For the listing below, give the number of lines that contain the word "place" and no other text.
********
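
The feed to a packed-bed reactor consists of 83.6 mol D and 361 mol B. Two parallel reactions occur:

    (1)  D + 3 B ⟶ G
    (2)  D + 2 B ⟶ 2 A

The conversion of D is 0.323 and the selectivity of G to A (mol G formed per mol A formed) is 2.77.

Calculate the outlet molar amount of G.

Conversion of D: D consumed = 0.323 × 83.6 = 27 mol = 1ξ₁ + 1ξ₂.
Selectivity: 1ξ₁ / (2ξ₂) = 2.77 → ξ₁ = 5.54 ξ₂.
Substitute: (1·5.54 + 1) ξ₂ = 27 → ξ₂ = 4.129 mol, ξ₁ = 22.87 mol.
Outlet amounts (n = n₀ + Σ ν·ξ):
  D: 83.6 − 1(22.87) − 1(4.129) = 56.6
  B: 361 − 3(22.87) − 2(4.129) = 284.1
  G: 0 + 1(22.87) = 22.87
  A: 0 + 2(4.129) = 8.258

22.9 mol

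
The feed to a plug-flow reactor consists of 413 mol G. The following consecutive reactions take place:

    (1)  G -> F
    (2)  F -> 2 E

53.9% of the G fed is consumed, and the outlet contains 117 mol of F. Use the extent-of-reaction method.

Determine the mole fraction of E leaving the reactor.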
********
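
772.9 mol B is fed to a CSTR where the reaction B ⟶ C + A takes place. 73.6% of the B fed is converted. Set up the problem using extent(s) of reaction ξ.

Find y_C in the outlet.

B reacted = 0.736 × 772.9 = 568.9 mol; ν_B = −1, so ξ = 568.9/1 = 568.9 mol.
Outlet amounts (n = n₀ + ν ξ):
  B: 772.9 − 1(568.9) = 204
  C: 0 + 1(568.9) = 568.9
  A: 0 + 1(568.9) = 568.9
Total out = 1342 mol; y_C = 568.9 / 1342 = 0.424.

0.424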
********
_RESULT OF THIS EXERCISE_.
2